= Beginning of Section =
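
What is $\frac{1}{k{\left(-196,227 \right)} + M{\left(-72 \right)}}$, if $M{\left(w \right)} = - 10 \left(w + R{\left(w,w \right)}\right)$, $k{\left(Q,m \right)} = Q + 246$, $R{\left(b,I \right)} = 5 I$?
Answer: $\frac{1}{4370} \approx 0.00022883$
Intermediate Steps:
$k{\left(Q,m \right)} = 246 + Q$
$M{\left(w \right)} = - 60 w$ ($M{\left(w \right)} = - 10 \left(w + 5 w\right) = - 10 \cdot 6 w = - 60 w$)
$\frac{1}{k{\left(-196,227 \right)} + M{\left(-72 \right)}} = \frac{1}{\left(246 - 196\right) - -4320} = \frac{1}{50 + 4320} = \frac{1}{4370}$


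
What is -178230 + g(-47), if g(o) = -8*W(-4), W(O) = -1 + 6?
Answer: -178270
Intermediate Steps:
W(O) = 5
g(o) = -40 (g(o) = -8*5 = -40)
-178230 + g(-47) = -178230 - 40 = -178270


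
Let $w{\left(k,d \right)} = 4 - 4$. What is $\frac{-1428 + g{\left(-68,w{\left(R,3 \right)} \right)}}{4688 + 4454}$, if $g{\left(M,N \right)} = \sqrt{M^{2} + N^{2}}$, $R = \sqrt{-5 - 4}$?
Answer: $- \frac{680}{4571} \approx -0.14876$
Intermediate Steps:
$R = 3 i$ ($R = \sqrt{-9} = 3 i \approx 3.0 i$)
$w{\left(k,d \right)} = 0$
$\frac{-1428 + g{\left(-68,w{\left(R,3 \right)} \right)}}{4688 + 4454} = \frac{-1428 + \sqrt{\left(-68\right)^{2} + 0^{2}}}{4688 + 4454} = \frac{-1428 + \sqrt{4624 + 0}}{9142} = \left(-1428 + \sqrt{4624}\right) \frac{1}{9142} = \left(-1428 + 68\right) \frac{1}{9142} = \left(-1360\right) \frac{1}{9142} = - \frac{680}{4571}$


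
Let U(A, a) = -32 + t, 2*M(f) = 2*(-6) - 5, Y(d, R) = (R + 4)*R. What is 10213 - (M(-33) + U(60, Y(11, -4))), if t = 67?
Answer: 20373/2 ≈ 10187.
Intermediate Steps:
Y(d, R) = R*(4 + R) (Y(d, R) = (4 + R)*R = R*(4 + R))
M(f) = -17/2 (M(f) = (2*(-6) - 5)/2 = (-12 - 5)/2 = (1/2)*(-17) = -17/2)
U(A, a) = 35 (U(A, a) = -32 + 67 = 35)
10213 - (M(-33) + U(60, Y(11, -4))) = 10213 - (-17/2 + 35) = 10213 - 1*53/2 = 10213 - 53/2 = 20373/2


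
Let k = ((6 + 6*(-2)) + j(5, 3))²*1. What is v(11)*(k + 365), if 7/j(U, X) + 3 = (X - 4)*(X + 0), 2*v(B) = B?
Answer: 164879/72 ≈ 2290.0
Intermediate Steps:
v(B) = B/2
j(U, X) = 7/(-3 + X*(-4 + X)) (j(U, X) = 7/(-3 + (X - 4)*(X + 0)) = 7/(-3 + (-4 + X)*X) = 7/(-3 + X*(-4 + X)))
k = 1849/36 (k = ((6 + 6*(-2)) + 7/(-3 + 3² - 4*3))²*1 = ((6 - 12) + 7/(-3 + 9 - 12))²*1 = (-6 + 7/(-6))²*1 = (-6 + 7*(-⅙))²*1 = (-6 - 7/6)²*1 = (-43/6)²*1 = (1849/36)*1 = 1849/36 ≈ 51.361)
v(11)*(k + 365) = ((½)*11)*(1849/36 + 365) = (11/2)*(14989/36) = 164879/72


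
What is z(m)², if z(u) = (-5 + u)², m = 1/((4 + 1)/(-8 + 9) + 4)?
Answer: 3748096/6561 ≈ 571.27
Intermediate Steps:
m = ⅑ (m = 1/(5/1 + 4) = 1/(5*1 + 4) = 1/(5 + 4) = 1/9 = ⅑ ≈ 0.11111)
z(m)² = ((-5 + ⅑)²)² = ((-44/9)²)² = (1936/81)² = 3748096/6561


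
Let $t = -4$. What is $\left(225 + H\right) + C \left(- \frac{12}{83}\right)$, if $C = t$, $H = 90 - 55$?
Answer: $\frac{21628}{83} \approx 260.58$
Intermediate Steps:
$H = 35$
$C = -4$
$\left(225 + H\right) + C \left(- \frac{12}{83}\right) = \left(225 + 35\right) - 4 \left(- \frac{12}{83}\right) = 260 - 4 \left(\left(-12\right) \frac{1}{83}\right) = 260 - - \frac{48}{83} = 260 + \frac{48}{83} = \frac{21628}{83}$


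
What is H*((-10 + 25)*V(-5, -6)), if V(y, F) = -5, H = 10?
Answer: -750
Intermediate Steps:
H*((-10 + 25)*V(-5, -6)) = 10*((-10 + 25)*(-5)) = 10*(15*(-5)) = 10*(-75) = -750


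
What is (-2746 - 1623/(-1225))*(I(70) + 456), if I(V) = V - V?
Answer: -1533175512/1225 ≈ -1.2516e+6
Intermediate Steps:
I(V) = 0
(-2746 - 1623/(-1225))*(I(70) + 456) = (-2746 - 1623/(-1225))*(0 + 456) = (-2746 - 1623*(-1/1225))*456 = (-2746 + 1623/1225)*456 = -3362227/1225*456 = -1533175512/1225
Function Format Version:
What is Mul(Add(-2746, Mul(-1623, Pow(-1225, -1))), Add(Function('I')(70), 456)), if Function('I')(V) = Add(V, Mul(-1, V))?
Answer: Rational(-1533175512, 1225) ≈ -1.2516e+6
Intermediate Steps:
Function('I')(V) = 0
Mul(Add(-2746, Mul(-1623, Pow(-1225, -1))), Add(Function('I')(70), 456)) = Mul(Add(-2746, Mul(-1623, Pow(-1225, -1))), Add(0, 456)) = Mul(Add(-2746, Mul(-1623, Rational(-1, 1225))), 456) = Mul(Add(-2746, Rational(1623, 1225)), 456) = Mul(Rational(-3362227, 1225), 456) = Rational(-1533175512, 1225)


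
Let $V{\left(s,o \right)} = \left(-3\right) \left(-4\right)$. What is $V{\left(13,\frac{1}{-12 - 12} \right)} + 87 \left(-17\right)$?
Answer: $-1467$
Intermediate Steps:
$V{\left(s,o \right)} = 12$
$V{\left(13,\frac{1}{-12 - 12} \right)} + 87 \left(-17\right) = 12 + 87 \left(-17\right) = 12 - 1479 = -1467$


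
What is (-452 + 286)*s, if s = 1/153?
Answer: -166/153 ≈ -1.0850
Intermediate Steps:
s = 1/153 ≈ 0.0065359
(-452 + 286)*s = (-452 + 286)*(1/153) = -166*1/153 = -166/153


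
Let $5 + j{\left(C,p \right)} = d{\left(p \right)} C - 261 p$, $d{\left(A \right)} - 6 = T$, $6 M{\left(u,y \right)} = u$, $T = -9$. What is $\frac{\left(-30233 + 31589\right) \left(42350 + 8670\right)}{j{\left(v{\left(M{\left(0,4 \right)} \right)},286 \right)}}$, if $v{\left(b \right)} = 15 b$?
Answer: $- \frac{69183120}{74651} \approx -926.75$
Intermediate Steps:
$M{\left(u,y \right)} = \frac{u}{6}$
$d{\left(A \right)} = -3$ ($d{\left(A \right)} = 6 - 9 = -3$)
$j{\left(C,p \right)} = -5 - 261 p - 3 C$ ($j{\left(C,p \right)} = -5 - \left(3 C + 261 p\right) = -5 - 261 p - 3 C$)
$\frac{\left(-30233 + 31589\right) \left(42350 + 8670\right)}{j{\left(v{\left(M{\left(0,4 \right)} \right)},286 \right)}} = \frac{\left(-30233 + 31589\right) \left(42350 + 8670\right)}{-5 - 74646 - 3 \cdot 15 \cdot \frac{1}{6} \cdot 0} = \frac{1356 \cdot 51020}{-5 - 74646 - 3 \cdot 15 \cdot 0} = \frac{69183120}{-5 - 74646 - 0} = \frac{69183120}{-5 - 74646 + 0} = \frac{69183120}{-74651} = 69183120 \left(- \frac{1}{74651}\right) = - \frac{69183120}{74651}$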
= End of Section =
Problem details:
Give again exactly, and only, the lines above starting at the one with "What is -178230" and ending at the one with "Answer: 164879/72 ≈ 2290.0".

Result below:
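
What is -178230 + g(-47), if g(o) = -8*W(-4), W(O) = -1 + 6?
Answer: -178270
Intermediate Steps:
W(O) = 5
g(o) = -40 (g(o) = -8*5 = -40)
-178230 + g(-47) = -178230 - 40 = -178270


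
Let $w{\left(k,d \right)} = 4 - 4$. What is $\frac{-1428 + g{\left(-68,w{\left(R,3 \right)} \right)}}{4688 + 4454}$, if $g{\left(M,N \right)} = \sqrt{M^{2} + N^{2}}$, $R = \sqrt{-5 - 4}$?
Answer: $- \frac{680}{4571} \approx -0.14876$
Intermediate Steps:
$R = 3 i$ ($R = \sqrt{-9} = 3 i \approx 3.0 i$)
$w{\left(k,d \right)} = 0$
$\frac{-1428 + g{\left(-68,w{\left(R,3 \right)} \right)}}{4688 + 4454} = \frac{-1428 + \sqrt{\left(-68\right)^{2} + 0^{2}}}{4688 + 4454} = \frac{-1428 + \sqrt{4624 + 0}}{9142} = \left(-1428 + \sqrt{4624}\right) \frac{1}{9142} = \left(-1428 + 68\right) \frac{1}{9142} = \left(-1360\right) \frac{1}{9142} = - \frac{680}{4571}$


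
Let U(A, a) = -32 + t, 2*M(f) = 2*(-6) - 5, Y(d, R) = (R + 4)*R. What is 10213 - (M(-33) + U(60, Y(11, -4))), if t = 67?
Answer: 20373/2 ≈ 10187.
Intermediate Steps:
Y(d, R) = R*(4 + R) (Y(d, R) = (4 + R)*R = R*(4 + R))
M(f) = -17/2 (M(f) = (2*(-6) - 5)/2 = (-12 - 5)/2 = (1/2)*(-17) = -17/2)
U(A, a) = 35 (U(A, a) = -32 + 67 = 35)
10213 - (M(-33) + U(60, Y(11, -4))) = 10213 - (-17/2 + 35) = 10213 - 1*53/2 = 10213 - 53/2 = 20373/2


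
Let k = ((6 + 6*(-2)) + j(5, 3))²*1. What is v(11)*(k + 365), if 7/j(U, X) + 3 = (X - 4)*(X + 0), 2*v(B) = B?
Answer: 164879/72 ≈ 2290.0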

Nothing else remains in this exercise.